▶ _Information supplied_
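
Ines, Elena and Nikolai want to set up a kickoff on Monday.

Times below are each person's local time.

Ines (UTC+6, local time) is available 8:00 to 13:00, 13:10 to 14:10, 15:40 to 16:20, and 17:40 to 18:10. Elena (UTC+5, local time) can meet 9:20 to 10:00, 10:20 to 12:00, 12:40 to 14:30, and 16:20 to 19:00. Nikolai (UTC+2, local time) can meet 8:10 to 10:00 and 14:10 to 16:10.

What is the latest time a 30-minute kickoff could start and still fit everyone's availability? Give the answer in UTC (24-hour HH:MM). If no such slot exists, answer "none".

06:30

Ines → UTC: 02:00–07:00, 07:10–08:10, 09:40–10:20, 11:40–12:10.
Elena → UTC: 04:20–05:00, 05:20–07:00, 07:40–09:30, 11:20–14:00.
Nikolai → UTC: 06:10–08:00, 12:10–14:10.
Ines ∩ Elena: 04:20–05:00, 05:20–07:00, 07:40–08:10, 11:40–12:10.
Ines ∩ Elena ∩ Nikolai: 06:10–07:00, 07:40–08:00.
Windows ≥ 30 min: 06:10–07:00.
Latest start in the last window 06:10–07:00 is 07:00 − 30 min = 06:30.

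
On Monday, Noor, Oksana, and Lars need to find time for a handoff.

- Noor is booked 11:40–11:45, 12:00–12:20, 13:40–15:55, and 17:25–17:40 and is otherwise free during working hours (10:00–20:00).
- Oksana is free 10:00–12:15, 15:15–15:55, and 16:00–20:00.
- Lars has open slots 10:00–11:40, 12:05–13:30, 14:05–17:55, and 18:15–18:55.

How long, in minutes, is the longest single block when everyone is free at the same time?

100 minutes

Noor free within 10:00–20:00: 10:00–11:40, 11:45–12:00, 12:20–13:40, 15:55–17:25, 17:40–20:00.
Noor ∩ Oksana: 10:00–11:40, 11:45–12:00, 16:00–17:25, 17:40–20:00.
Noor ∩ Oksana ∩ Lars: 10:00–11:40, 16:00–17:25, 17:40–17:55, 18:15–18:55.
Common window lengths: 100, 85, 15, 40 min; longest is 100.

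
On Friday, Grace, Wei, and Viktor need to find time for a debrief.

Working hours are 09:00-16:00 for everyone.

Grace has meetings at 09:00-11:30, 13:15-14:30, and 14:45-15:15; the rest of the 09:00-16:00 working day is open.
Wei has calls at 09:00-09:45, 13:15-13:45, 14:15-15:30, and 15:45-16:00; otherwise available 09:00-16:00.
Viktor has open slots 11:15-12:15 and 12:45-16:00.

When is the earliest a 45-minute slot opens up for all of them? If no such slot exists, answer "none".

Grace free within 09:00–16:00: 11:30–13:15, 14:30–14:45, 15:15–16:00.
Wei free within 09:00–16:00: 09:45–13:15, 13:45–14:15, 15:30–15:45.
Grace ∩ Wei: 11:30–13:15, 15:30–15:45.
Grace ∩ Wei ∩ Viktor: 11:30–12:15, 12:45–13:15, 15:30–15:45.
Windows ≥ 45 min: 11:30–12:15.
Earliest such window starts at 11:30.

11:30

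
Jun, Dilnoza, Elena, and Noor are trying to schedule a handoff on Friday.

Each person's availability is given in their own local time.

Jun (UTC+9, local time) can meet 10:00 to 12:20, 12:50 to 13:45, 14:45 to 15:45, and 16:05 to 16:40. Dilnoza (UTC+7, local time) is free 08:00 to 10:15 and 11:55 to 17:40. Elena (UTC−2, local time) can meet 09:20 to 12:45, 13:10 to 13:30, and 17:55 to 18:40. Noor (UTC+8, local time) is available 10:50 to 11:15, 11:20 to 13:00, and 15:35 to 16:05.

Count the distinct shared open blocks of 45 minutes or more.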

--

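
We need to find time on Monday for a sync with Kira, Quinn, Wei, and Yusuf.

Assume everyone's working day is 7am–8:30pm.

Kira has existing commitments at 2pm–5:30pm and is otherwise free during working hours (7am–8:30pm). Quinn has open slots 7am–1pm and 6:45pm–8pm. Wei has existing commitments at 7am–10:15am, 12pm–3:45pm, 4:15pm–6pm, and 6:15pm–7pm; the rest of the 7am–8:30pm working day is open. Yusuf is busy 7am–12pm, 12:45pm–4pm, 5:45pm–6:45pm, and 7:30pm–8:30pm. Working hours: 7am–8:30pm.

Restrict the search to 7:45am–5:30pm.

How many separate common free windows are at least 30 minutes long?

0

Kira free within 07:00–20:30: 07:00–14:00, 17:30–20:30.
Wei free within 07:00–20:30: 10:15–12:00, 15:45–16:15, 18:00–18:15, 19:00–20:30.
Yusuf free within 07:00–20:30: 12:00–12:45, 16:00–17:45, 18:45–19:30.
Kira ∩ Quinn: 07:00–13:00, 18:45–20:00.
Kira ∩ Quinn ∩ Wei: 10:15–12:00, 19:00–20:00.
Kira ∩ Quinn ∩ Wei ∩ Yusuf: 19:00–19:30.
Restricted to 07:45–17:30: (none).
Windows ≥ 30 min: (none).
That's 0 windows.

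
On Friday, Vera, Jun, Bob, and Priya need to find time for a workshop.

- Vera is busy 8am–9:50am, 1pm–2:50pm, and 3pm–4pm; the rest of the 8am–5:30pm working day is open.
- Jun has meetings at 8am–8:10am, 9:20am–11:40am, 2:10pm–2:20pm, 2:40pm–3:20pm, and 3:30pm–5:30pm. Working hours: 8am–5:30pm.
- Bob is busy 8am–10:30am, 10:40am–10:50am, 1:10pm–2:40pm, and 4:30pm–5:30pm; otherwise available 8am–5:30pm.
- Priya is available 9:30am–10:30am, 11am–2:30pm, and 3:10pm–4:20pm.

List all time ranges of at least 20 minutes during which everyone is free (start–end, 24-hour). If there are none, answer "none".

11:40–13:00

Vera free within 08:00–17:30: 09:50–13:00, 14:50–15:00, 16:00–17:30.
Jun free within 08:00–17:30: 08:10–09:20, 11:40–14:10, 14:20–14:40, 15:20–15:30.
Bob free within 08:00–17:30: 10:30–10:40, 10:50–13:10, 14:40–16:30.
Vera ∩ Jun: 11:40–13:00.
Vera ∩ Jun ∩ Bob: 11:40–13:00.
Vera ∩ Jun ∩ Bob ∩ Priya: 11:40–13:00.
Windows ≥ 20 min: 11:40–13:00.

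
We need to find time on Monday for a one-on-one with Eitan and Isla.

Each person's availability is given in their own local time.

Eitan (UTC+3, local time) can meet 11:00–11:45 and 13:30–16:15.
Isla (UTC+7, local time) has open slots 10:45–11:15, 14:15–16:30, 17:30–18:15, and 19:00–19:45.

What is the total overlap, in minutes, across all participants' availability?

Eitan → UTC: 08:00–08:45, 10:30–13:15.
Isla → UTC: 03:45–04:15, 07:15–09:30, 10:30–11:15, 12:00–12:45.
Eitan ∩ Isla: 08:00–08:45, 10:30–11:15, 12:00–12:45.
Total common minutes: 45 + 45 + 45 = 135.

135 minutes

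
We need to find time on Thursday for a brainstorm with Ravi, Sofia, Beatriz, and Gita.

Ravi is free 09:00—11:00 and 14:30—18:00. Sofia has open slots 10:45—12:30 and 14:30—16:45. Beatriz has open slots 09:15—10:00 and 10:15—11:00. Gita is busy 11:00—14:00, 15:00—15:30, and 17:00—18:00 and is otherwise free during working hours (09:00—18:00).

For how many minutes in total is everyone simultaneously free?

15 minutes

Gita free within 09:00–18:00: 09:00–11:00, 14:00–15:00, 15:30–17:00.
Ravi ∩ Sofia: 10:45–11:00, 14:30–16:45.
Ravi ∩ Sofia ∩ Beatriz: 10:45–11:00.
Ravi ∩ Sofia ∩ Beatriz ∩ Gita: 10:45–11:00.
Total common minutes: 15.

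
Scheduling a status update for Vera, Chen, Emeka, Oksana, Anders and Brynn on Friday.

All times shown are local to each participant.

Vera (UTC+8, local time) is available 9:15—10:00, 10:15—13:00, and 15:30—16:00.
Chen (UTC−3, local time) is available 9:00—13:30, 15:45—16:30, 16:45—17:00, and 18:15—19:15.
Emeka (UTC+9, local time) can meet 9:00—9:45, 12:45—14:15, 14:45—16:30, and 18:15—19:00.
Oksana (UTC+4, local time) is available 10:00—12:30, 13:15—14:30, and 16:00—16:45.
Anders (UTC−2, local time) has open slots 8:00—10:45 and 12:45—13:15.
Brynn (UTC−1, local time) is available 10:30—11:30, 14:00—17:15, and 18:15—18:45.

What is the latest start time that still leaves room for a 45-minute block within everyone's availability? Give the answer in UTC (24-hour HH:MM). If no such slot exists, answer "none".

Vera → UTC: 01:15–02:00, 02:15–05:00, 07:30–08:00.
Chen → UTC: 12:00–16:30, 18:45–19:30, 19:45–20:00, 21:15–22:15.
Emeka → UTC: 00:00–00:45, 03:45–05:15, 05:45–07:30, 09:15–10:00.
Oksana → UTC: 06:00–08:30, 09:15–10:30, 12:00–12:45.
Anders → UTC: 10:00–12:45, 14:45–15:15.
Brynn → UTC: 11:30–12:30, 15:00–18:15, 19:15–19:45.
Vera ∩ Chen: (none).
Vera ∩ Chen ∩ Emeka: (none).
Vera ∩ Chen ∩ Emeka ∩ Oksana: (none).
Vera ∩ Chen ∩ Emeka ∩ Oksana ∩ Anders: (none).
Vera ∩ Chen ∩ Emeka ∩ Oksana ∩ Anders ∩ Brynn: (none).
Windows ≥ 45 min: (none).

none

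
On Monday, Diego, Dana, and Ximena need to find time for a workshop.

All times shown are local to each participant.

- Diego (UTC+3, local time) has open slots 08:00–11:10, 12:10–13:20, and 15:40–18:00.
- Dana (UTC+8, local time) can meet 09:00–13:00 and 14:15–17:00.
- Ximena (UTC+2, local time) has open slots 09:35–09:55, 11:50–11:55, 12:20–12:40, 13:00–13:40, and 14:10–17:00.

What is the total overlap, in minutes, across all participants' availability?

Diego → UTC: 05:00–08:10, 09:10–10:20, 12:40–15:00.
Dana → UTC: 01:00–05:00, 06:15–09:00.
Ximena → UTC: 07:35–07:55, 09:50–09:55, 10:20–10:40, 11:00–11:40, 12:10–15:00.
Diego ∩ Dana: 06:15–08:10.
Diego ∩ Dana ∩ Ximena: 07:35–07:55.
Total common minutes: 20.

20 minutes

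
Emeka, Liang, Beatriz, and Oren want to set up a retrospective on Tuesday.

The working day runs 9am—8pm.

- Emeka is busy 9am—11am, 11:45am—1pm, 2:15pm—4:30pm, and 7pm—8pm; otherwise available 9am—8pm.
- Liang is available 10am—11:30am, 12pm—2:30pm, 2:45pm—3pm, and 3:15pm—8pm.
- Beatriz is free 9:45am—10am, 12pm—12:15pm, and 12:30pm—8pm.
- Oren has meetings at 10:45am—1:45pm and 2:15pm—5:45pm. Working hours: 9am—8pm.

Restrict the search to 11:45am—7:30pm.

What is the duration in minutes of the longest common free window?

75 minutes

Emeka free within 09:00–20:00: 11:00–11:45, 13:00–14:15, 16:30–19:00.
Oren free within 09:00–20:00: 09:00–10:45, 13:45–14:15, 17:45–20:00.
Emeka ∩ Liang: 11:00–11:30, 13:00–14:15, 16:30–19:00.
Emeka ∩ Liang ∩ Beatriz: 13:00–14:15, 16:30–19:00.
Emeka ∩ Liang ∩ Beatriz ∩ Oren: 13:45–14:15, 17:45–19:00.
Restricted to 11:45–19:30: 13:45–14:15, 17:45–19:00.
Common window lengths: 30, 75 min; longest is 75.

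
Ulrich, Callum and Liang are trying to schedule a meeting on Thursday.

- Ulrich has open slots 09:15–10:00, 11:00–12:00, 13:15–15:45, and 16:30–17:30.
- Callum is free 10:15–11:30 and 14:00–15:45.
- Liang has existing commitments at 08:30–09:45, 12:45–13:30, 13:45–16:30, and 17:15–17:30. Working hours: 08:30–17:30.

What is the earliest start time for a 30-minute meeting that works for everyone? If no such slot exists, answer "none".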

▶ _How to complete this task_
Return, word for word, the lines of the data above from the line with "Emeka (UTC+9, local" through the line with "- Ximena (UTC+2, local", inclusive.

▶ _Task solution_
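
Emeka (UTC+9, local time) can meet 9:00—9:45, 12:45—14:15, 14:45—16:30, and 18:15—19:00.
Oksana (UTC+4, local time) is available 10:00—12:30, 13:15—14:30, and 16:00—16:45.
Anders (UTC−2, local time) has open slots 8:00—10:45 and 12:45—13:15.
Brynn (UTC−1, local time) is available 10:30—11:30, 14:00—17:15, and 18:15—18:45.

What is the latest start time that still leaves room for a 45-minute block within everyone's availability? Give the answer in UTC (24-hour HH:MM). If no such slot exists, answer "none".

Vera → UTC: 01:15–02:00, 02:15–05:00, 07:30–08:00.
Chen → UTC: 12:00–16:30, 18:45–19:30, 19:45–20:00, 21:15–22:15.
Emeka → UTC: 00:00–00:45, 03:45–05:15, 05:45–07:30, 09:15–10:00.
Oksana → UTC: 06:00–08:30, 09:15–10:30, 12:00–12:45.
Anders → UTC: 10:00–12:45, 14:45–15:15.
Brynn → UTC: 11:30–12:30, 15:00–18:15, 19:15–19:45.
Vera ∩ Chen: (none).
Vera ∩ Chen ∩ Emeka: (none).
Vera ∩ Chen ∩ Emeka ∩ Oksana: (none).
Vera ∩ Chen ∩ Emeka ∩ Oksana ∩ Anders: (none).
Vera ∩ Chen ∩ Emeka ∩ Oksana ∩ Anders ∩ Brynn: (none).
Windows ≥ 45 min: (none).

none

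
On Monday, Diego, Dana, and Ximena need to find time for a workshop.

All times shown are local to each participant.

- Diego (UTC+3, local time) has open slots 08:00–11:10, 12:10–13:20, and 15:40–18:00.
- Dana (UTC+8, local time) can meet 09:00–13:00 and 14:15–17:00.
- Ximena (UTC+2, local time) has open slots 09:35–09:55, 11:50–11:55, 12:20–12:40, 13:00–13:40, and 14:10–17:00.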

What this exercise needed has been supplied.